▶ _What this task involves_:
After finding the line with "- soybean meal" in the entries below, retype exactly each line from there through the line with "- sorghum costs", including that final line.

▶ _Input records_:
- Opening Delimiter -

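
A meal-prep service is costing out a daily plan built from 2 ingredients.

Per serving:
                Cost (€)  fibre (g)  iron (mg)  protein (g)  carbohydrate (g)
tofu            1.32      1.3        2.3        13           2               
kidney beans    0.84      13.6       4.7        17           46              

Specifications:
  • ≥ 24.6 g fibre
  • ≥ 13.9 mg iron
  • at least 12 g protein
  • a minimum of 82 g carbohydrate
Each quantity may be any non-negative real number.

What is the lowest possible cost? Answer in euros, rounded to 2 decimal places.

€2.48

Set it up as a linear program. Let x1 = servings of tofu, x2 = servings of kidney beans.
Minimize 1.32x1 + 0.84x2 s.t.:
  1.3x1 + 13.6x2 ≥ 24.6   (fibre)
  2.3x1 + 4.7x2 ≥ 13.9   (iron)
  13x1 + 17x2 ≥ 12   (protein)
  2x1 + 46x2 ≥ 82   (carbohydrate)
  x1, x2 ≥ 0.
At the optimum only kidney beans is positive (tofu = 0). There the iron constraint is tight.
Solving gives x2 = 2.957.
Cost = 0.84·2.957 = 2.4839.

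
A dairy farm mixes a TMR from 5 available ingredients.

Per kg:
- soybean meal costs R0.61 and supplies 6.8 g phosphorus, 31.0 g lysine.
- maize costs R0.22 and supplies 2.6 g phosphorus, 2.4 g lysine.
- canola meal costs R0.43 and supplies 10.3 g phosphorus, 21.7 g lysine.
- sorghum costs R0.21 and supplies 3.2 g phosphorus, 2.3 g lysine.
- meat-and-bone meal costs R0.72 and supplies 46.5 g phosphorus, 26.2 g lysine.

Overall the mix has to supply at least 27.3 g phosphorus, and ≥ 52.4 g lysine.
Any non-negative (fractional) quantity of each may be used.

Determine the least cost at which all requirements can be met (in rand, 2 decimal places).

R1.05

Let x1 = kg of soybean meal, x2 = kg of maize, x3 = kg of canola meal, x4 = kg of sorghum, x5 = kg of meat-and-bone meal.
min 0.61x1 + 0.22x2 + 0.43x3 + 0.21x4 + 0.72x5 with:
  6.8x1 + 2.6x2 + 10.3x3 + 3.2x4 + 46.5x5 ≥ 27.3   (phosphorus)
  31x1 + 2.4x2 + 21.7x3 + 2.3x4 + 26.2x5 ≥ 52.4   (lysine)
  x1, x2, x3, x4, x5 ≥ 0.
At the optimum only canola meal, meat-and-bone meal are positive (soybean meal, maize, sorghum = 0). There the phosphorus and lysine constraints are tight.
That vertex is x3 = 2.329, x5 = 0.07128.
Cost = 0.43·2.329 + 0.72·0.07128 = 1.0528.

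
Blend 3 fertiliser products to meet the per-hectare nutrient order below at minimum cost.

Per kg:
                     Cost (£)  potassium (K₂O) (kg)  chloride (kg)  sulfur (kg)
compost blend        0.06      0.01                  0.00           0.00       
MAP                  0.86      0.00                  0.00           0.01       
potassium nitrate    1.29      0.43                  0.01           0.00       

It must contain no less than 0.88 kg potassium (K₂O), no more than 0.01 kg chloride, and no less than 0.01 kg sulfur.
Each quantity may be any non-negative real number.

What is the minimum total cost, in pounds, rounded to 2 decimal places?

Let x1 = kg of compost blend, x2 = kg of MAP, x3 = kg of potassium nitrate.
Minimise 0.06x1 + 0.86x2 + 1.29x3 with:
  0.01x1 + 0.43x3 ≥ 0.88   (potassium (K₂O))
  0.01x3 ≤ 0.01   (chloride)
  0.01x2 ≥ 0.01   (sulfur)
  x1, x2, x3 ≥ 0.
All 3 inputs are positive at the optimum. There the potassium (K₂O), chloride, sulfur constraints are tight.
So compost blend = 45 kg, MAP = 1 kg, potassium nitrate = 1 kg.
Cost = 0.06·45 + 0.86·1 + 1.29·1 = 4.8500.

£4.85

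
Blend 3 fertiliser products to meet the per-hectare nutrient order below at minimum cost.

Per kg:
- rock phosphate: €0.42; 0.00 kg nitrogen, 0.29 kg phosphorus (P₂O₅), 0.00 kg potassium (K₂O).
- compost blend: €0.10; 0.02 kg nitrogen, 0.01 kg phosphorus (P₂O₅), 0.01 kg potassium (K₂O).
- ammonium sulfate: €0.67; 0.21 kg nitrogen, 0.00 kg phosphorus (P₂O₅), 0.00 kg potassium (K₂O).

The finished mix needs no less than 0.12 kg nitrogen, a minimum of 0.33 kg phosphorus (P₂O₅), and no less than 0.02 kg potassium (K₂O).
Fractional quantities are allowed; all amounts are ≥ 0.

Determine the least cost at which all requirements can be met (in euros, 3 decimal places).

Let x1 = kg of rock phosphate, x2 = kg of compost blend, x3 = kg of ammonium sulfate.
Minimise 0.42x1 + 0.1x2 + 0.67x3 subject to:
  0.02x2 + 0.21x3 ≥ 0.12   (nitrogen)
  0.29x1 + 0.01x2 ≥ 0.33   (phosphorus (P₂O₅))
  0.01x2 ≥ 0.02   (potassium (K₂O))
  x1, x2, x3 ≥ 0.
The optimal mix uses every input. There the nitrogen, phosphorus (P₂O₅), potassium (K₂O) constraints are tight.
Solving gives x1 = 1.069, x2 = 2, x3 = 0.381.
Hence cost = 0.42·1.069 + 0.1·2 + 0.67·0.381 = €0.90425.

€0.904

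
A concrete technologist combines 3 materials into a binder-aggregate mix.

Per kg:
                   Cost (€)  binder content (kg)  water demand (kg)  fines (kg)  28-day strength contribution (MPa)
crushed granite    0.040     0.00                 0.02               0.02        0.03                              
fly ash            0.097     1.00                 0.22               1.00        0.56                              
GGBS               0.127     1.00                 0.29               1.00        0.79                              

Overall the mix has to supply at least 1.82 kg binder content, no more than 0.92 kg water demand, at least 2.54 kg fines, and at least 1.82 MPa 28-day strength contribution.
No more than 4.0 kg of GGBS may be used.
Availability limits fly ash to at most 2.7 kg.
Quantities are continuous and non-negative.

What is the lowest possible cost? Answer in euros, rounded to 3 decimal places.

€0.298

Treat it as an LP. Let x1 = kg of crushed granite, x2 = kg of fly ash, x3 = kg of GGBS.
min 0.04x1 + 0.097x2 + 0.127x3 subject to:
  1x2 + 1x3 ≥ 1.82   (binder content)
  0.02x1 + 0.22x2 + 0.29x3 ≤ 0.92   (water demand)
  0.02x1 + 1x2 + 1x3 ≥ 2.54   (fines)
  0.03x1 + 0.56x2 + 0.79x3 ≥ 1.82   (28-day strength contribution)
  x3 ≤ 4
  x2 ≤ 2.7
  x1, x2, x3 ≥ 0.
The minimum-cost mix takes nothing from crushed granite — only fly ash, GGBS. There the fines and 28-day strength contribution constraints are tight.
Solving gives x2 = 0.8113, x3 = 1.729.
Objective = 0.097·0.8113 + 0.127·1.729 = 0.29828.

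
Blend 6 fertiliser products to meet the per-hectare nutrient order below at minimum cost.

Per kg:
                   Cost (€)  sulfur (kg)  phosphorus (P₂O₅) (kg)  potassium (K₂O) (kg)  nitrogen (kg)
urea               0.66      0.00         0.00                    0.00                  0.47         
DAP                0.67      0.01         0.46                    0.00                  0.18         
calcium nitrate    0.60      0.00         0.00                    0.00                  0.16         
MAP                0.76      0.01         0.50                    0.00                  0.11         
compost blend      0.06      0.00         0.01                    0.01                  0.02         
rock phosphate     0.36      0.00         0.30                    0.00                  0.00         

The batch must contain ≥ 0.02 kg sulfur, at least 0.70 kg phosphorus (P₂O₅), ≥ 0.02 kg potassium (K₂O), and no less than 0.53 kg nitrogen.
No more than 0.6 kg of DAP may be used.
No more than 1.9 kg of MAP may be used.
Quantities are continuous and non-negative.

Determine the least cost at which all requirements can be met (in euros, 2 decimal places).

€1.91

Treat it as an LP. Let x1 = kg of urea, x2 = kg of DAP, x3 = kg of calcium nitrate, x4 = kg of MAP, x5 = kg of compost blend, x6 = kg of rock phosphate.
Minimise 0.66x1 + 0.67x2 + 0.6x3 + 0.76x4 + 0.06x5 + 0.36x6 with:
  0.01x2 + 0.01x4 ≥ 0.02   (sulfur)
  0.46x2 + 0.5x4 + 0.01x5 + 0.3x6 ≥ 0.7   (phosphorus (P₂O₅))
  0.01x5 ≥ 0.02   (potassium (K₂O))
  0.47x1 + 0.18x2 + 0.16x3 + 0.11x4 + 0.02x5 ≥ 0.53   (nitrogen)
  x2 ≤ 0.6
  x4 ≤ 1.9
  x1, x2, x3, x4, x5, x6 ≥ 0.
The cheapest feasible vertex uses only urea, DAP, MAP, compost blend; calcium nitrate, rock phosphate are not used. Binding constraints: sulfur, potassium (K₂O), nitrogen, the DAP cap.
That vertex is x1 = 0.4851, x2 = 0.6, x4 = 1.4, x5 = 2.
Objective = 0.66·0.4851 + 0.67·0.6 + 0.76·1.4 + 0.06·2 = 1.9062.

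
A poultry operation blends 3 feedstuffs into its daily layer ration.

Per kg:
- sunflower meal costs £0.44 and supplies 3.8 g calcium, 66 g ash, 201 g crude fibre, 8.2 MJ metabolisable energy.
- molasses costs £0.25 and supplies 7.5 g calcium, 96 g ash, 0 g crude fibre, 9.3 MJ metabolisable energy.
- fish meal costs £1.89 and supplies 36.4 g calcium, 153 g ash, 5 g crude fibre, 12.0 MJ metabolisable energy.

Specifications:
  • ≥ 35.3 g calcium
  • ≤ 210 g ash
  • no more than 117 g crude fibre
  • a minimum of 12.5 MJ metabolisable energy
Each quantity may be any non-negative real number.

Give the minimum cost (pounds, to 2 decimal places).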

- Closing Delimiter -

▶ _Result below_:
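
- soybean meal costs R0.61 and supplies 6.8 g phosphorus, 31.0 g lysine.
- maize costs R0.22 and supplies 2.6 g phosphorus, 2.4 g lysine.
- canola meal costs R0.43 and supplies 10.3 g phosphorus, 21.7 g lysine.
- sorghum costs R0.21 and supplies 3.2 g phosphorus, 2.3 g lysine.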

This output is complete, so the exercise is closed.